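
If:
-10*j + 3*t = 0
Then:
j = 3*t/10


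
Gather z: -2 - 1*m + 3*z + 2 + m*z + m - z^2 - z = -z^2 + z*(m + 2)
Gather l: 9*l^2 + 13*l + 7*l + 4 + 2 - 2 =9*l^2 + 20*l + 4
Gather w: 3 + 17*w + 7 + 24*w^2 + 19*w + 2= 24*w^2 + 36*w + 12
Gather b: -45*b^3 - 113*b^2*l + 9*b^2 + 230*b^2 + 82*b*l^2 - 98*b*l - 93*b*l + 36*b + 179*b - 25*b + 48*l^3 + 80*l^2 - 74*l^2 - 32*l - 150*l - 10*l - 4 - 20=-45*b^3 + b^2*(239 - 113*l) + b*(82*l^2 - 191*l + 190) + 48*l^3 + 6*l^2 - 192*l - 24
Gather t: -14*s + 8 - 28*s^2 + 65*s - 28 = -28*s^2 + 51*s - 20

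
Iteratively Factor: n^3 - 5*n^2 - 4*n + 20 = (n + 2)*(n^2 - 7*n + 10) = (n - 2)*(n + 2)*(n - 5)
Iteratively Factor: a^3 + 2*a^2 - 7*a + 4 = (a + 4)*(a^2 - 2*a + 1) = (a - 1)*(a + 4)*(a - 1)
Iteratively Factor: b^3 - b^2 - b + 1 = (b + 1)*(b^2 - 2*b + 1) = (b - 1)*(b + 1)*(b - 1)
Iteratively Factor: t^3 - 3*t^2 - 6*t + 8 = (t - 1)*(t^2 - 2*t - 8) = (t - 4)*(t - 1)*(t + 2)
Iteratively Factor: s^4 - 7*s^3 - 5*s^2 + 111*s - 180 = (s - 5)*(s^3 - 2*s^2 - 15*s + 36) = (s - 5)*(s - 3)*(s^2 + s - 12) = (s - 5)*(s - 3)^2*(s + 4)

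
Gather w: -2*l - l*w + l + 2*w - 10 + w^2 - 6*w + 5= -l + w^2 + w*(-l - 4) - 5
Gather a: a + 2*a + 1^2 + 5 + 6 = 3*a + 12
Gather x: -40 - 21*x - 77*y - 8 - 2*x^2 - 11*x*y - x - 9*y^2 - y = -2*x^2 + x*(-11*y - 22) - 9*y^2 - 78*y - 48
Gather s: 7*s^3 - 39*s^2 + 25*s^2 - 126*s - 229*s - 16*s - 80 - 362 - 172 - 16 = 7*s^3 - 14*s^2 - 371*s - 630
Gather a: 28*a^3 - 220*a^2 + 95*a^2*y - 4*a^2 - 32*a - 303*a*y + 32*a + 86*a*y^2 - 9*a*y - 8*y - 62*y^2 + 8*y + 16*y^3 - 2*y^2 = 28*a^3 + a^2*(95*y - 224) + a*(86*y^2 - 312*y) + 16*y^3 - 64*y^2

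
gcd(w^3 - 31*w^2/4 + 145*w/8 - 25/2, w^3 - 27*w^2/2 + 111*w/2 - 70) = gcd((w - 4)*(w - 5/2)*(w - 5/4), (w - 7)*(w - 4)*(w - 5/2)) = w^2 - 13*w/2 + 10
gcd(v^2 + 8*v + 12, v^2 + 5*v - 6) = v + 6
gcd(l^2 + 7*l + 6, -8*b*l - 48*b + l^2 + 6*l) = l + 6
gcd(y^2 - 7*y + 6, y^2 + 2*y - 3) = y - 1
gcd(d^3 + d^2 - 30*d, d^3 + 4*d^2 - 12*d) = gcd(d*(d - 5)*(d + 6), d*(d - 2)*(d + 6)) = d^2 + 6*d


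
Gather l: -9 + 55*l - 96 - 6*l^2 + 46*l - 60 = -6*l^2 + 101*l - 165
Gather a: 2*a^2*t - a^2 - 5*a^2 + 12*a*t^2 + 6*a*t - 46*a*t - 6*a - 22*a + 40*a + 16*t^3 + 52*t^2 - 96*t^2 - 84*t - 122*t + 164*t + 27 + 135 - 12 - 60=a^2*(2*t - 6) + a*(12*t^2 - 40*t + 12) + 16*t^3 - 44*t^2 - 42*t + 90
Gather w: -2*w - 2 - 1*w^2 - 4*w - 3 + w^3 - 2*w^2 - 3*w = w^3 - 3*w^2 - 9*w - 5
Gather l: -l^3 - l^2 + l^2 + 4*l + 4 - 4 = -l^3 + 4*l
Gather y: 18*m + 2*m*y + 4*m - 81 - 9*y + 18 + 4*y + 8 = 22*m + y*(2*m - 5) - 55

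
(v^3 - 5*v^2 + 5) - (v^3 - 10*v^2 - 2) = 5*v^2 + 7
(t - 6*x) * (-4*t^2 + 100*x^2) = -4*t^3 + 24*t^2*x + 100*t*x^2 - 600*x^3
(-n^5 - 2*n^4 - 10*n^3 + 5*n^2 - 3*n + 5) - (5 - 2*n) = -n^5 - 2*n^4 - 10*n^3 + 5*n^2 - n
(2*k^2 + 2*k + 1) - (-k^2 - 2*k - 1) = 3*k^2 + 4*k + 2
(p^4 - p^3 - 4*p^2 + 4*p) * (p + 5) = p^5 + 4*p^4 - 9*p^3 - 16*p^2 + 20*p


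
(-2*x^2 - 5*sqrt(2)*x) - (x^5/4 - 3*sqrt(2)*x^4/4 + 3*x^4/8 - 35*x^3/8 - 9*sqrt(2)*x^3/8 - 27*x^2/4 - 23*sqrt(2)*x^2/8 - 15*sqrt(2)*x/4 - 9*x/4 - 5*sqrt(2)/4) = -x^5/4 - 3*x^4/8 + 3*sqrt(2)*x^4/4 + 9*sqrt(2)*x^3/8 + 35*x^3/8 + 23*sqrt(2)*x^2/8 + 19*x^2/4 - 5*sqrt(2)*x/4 + 9*x/4 + 5*sqrt(2)/4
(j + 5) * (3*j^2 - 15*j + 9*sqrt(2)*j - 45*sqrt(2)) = 3*j^3 + 9*sqrt(2)*j^2 - 75*j - 225*sqrt(2)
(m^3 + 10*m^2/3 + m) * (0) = 0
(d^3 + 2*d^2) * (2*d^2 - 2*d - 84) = 2*d^5 + 2*d^4 - 88*d^3 - 168*d^2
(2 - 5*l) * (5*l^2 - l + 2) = -25*l^3 + 15*l^2 - 12*l + 4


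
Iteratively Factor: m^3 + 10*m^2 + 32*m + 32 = (m + 4)*(m^2 + 6*m + 8) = (m + 4)^2*(m + 2)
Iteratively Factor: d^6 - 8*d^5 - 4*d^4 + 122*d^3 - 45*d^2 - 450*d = (d - 3)*(d^5 - 5*d^4 - 19*d^3 + 65*d^2 + 150*d) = d*(d - 3)*(d^4 - 5*d^3 - 19*d^2 + 65*d + 150) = d*(d - 3)*(d + 3)*(d^3 - 8*d^2 + 5*d + 50) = d*(d - 5)*(d - 3)*(d + 3)*(d^2 - 3*d - 10) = d*(d - 5)^2*(d - 3)*(d + 3)*(d + 2)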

========================================

▶ **THE PROBLEM**: Scan the records above for the string "Factor", then select every line that holds it.

▶ **EXERCISE RESULT**:
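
Iteratively Factor: n^3 - 5*n^2 - 4*n + 20 = (n + 2)*(n^2 - 7*n + 10) = (n - 2)*(n + 2)*(n - 5)
Iteratively Factor: a^3 + 2*a^2 - 7*a + 4 = (a + 4)*(a^2 - 2*a + 1) = (a - 1)*(a + 4)*(a - 1)
Iteratively Factor: b^3 - b^2 - b + 1 = (b + 1)*(b^2 - 2*b + 1) = (b - 1)*(b + 1)*(b - 1)
Iteratively Factor: t^3 - 3*t^2 - 6*t + 8 = (t - 1)*(t^2 - 2*t - 8) = (t - 4)*(t - 1)*(t + 2)
Iteratively Factor: s^4 - 7*s^3 - 5*s^2 + 111*s - 180 = (s - 5)*(s^3 - 2*s^2 - 15*s + 36) = (s - 5)*(s - 3)*(s^2 + s - 12) = (s - 5)*(s - 3)^2*(s + 4)
Iteratively Factor: m^3 + 10*m^2 + 32*m + 32 = (m + 4)*(m^2 + 6*m + 8) = (m + 4)^2*(m + 2)
Iteratively Factor: d^6 - 8*d^5 - 4*d^4 + 122*d^3 - 45*d^2 - 450*d = (d - 3)*(d^5 - 5*d^4 - 19*d^3 + 65*d^2 + 150*d) = d*(d - 3)*(d^4 - 5*d^3 - 19*d^2 + 65*d + 150) = d*(d - 3)*(d + 3)*(d^3 - 8*d^2 + 5*d + 50) = d*(d - 5)*(d - 3)*(d + 3)*(d^2 - 3*d - 10) = d*(d - 5)^2*(d - 3)*(d + 3)*(d + 2)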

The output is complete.